EXERCISE PROMPT: Among the entries below, please repeat exactly and only the lines from the line containing "The following pair" to the line containing "- crust, 20 km, density 2.746 g/cm³", both lines included.

MATERIAL SUPPLIED:
※ ※ ※
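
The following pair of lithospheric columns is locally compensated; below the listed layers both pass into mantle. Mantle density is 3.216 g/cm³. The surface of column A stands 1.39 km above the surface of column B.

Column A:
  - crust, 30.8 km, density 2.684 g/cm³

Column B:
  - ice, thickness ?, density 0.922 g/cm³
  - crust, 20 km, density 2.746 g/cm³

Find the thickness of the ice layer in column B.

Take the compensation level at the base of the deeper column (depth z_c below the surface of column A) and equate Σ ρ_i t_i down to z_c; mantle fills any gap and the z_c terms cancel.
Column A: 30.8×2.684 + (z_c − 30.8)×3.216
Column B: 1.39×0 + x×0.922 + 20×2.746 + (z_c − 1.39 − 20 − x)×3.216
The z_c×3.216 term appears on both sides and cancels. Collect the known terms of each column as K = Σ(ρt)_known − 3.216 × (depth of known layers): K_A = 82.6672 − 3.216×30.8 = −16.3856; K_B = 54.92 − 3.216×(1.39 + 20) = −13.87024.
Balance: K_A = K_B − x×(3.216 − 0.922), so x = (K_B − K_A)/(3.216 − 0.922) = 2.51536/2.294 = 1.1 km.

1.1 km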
※ ※ ※
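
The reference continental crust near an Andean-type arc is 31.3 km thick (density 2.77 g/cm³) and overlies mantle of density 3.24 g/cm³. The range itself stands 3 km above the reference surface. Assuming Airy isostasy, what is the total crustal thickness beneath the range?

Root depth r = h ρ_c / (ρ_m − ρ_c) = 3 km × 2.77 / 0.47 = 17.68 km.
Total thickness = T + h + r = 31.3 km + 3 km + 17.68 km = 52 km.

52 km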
※ ※ ※
EXPECTED ANSWER:
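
The following pair of lithospheric columns is locally compensated; below the listed layers both pass into mantle. Mantle density is 3.216 g/cm³. The surface of column A stands 1.39 km above the surface of column B.

Column A:
  - crust, 30.8 km, density 2.684 g/cm³

Column B:
  - ice, thickness ?, density 0.922 g/cm³
  - crust, 20 km, density 2.746 g/cm³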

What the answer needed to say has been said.